### ENTRIES SHOWN
****************************************
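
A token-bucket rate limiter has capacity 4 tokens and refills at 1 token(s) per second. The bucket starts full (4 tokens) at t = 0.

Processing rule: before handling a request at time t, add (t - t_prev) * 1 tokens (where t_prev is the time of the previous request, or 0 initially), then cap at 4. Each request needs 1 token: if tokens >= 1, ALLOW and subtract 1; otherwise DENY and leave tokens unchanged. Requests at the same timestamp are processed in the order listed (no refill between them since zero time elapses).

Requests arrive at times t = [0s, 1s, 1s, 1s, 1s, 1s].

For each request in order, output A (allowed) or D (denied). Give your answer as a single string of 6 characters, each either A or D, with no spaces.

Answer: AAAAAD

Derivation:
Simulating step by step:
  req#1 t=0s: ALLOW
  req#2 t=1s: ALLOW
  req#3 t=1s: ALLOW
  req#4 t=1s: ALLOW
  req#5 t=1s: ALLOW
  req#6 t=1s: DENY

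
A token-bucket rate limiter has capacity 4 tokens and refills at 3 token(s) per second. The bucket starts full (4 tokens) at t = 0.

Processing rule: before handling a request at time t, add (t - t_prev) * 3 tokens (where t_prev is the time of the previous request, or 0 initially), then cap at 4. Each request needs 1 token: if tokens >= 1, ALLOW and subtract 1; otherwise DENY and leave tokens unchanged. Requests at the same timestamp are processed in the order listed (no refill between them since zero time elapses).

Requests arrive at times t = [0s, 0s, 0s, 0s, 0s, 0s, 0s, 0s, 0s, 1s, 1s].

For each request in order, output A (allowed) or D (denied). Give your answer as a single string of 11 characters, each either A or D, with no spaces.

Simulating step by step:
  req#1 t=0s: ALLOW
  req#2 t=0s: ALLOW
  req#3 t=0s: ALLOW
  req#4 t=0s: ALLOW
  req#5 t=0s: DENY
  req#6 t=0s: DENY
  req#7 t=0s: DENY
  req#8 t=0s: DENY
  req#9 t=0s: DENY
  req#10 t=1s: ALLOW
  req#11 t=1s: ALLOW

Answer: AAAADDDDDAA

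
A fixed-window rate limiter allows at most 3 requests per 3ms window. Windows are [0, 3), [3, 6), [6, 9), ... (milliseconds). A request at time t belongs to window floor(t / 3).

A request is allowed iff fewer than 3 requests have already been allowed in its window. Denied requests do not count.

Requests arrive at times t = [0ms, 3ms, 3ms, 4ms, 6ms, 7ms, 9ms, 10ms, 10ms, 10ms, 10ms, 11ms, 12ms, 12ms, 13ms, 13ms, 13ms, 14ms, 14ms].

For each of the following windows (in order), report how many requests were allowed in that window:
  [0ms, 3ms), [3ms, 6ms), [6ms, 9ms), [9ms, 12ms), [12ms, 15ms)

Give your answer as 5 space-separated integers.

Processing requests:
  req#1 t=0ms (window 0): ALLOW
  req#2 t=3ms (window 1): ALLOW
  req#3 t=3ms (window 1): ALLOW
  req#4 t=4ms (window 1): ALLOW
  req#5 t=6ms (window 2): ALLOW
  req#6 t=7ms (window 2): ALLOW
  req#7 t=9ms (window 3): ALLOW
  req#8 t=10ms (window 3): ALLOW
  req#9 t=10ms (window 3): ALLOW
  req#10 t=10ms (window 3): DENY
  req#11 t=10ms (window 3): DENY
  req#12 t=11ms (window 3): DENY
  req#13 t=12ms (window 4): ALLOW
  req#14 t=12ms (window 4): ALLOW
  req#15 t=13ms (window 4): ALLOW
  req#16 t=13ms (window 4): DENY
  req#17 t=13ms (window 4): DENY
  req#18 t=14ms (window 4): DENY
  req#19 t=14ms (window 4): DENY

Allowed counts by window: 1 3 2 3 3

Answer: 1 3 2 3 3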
****************************************
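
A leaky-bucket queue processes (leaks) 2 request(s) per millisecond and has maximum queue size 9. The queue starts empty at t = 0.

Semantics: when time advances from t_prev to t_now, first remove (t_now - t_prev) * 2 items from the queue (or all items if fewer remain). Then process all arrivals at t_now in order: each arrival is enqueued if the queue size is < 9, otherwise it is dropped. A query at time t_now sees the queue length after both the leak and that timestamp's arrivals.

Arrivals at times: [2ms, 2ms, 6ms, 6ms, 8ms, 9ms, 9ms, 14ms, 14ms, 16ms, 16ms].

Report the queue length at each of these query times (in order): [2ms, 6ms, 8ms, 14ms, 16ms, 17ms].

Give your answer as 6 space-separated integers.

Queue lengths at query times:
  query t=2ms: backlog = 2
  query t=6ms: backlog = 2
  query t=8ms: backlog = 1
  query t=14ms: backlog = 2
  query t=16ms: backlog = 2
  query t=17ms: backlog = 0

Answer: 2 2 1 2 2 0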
****************************************
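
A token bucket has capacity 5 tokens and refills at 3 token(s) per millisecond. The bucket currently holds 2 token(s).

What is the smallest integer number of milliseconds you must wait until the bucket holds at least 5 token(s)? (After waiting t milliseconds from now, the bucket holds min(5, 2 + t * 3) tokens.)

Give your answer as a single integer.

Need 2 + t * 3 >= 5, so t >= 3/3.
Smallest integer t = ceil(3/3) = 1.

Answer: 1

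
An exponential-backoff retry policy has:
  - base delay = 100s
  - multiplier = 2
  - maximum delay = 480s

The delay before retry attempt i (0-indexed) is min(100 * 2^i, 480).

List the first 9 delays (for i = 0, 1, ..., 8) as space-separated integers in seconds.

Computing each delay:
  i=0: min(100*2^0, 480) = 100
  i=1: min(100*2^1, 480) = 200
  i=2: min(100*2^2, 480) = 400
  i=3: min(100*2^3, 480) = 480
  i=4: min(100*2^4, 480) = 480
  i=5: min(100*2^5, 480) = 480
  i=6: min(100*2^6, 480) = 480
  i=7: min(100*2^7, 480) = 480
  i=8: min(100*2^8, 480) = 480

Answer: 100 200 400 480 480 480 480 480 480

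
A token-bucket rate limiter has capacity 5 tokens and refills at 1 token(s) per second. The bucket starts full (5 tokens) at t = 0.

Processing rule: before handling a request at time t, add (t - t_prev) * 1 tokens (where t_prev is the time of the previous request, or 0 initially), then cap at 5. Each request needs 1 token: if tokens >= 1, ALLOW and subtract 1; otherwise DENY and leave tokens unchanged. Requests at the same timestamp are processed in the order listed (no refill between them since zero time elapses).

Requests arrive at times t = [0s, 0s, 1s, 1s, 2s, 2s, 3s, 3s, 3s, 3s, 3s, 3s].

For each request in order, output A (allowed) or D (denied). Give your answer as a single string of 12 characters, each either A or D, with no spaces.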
****************************************
### HOW TO COMPLETE THIS TASK
Output exactly one stretch of the listing: from the line containing "4 tokens and refills at 1" through the line containing "A request is", both end lines included.

### OUTPUT FOR THIS TASK
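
A token-bucket rate limiter has capacity 4 tokens and refills at 1 token(s) per second. The bucket starts full (4 tokens) at t = 0.

Processing rule: before handling a request at time t, add (t - t_prev) * 1 tokens (where t_prev is the time of the previous request, or 0 initially), then cap at 4. Each request needs 1 token: if tokens >= 1, ALLOW and subtract 1; otherwise DENY and leave tokens unchanged. Requests at the same timestamp are processed in the order listed (no refill between them since zero time elapses).

Requests arrive at times t = [0s, 1s, 1s, 1s, 1s, 1s].

For each request in order, output A (allowed) or D (denied). Give your answer as a single string of 6 characters, each either A or D, with no spaces.

Answer: AAAAAD

Derivation:
Simulating step by step:
  req#1 t=0s: ALLOW
  req#2 t=1s: ALLOW
  req#3 t=1s: ALLOW
  req#4 t=1s: ALLOW
  req#5 t=1s: ALLOW
  req#6 t=1s: DENY

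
A token-bucket rate limiter has capacity 4 tokens and refills at 3 token(s) per second. The bucket starts full (4 tokens) at t = 0.

Processing rule: before handling a request at time t, add (t - t_prev) * 3 tokens (where t_prev is the time of the previous request, or 0 initially), then cap at 4. Each request needs 1 token: if tokens >= 1, ALLOW and subtract 1; otherwise DENY and leave tokens unchanged. Requests at the same timestamp are processed in the order listed (no refill between them since zero time elapses).

Requests arrive at times t = [0s, 0s, 0s, 0s, 0s, 0s, 0s, 0s, 0s, 1s, 1s].

For each request in order, output A (allowed) or D (denied). Give your answer as a single string of 11 characters, each either A or D, with no spaces.

Simulating step by step:
  req#1 t=0s: ALLOW
  req#2 t=0s: ALLOW
  req#3 t=0s: ALLOW
  req#4 t=0s: ALLOW
  req#5 t=0s: DENY
  req#6 t=0s: DENY
  req#7 t=0s: DENY
  req#8 t=0s: DENY
  req#9 t=0s: DENY
  req#10 t=1s: ALLOW
  req#11 t=1s: ALLOW

Answer: AAAADDDDDAA

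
A fixed-window rate limiter allows at most 3 requests per 3ms window. Windows are [0, 3), [3, 6), [6, 9), ... (milliseconds). A request at time t belongs to window floor(t / 3).

A request is allowed iff fewer than 3 requests have already been allowed in its window. Denied requests do not count.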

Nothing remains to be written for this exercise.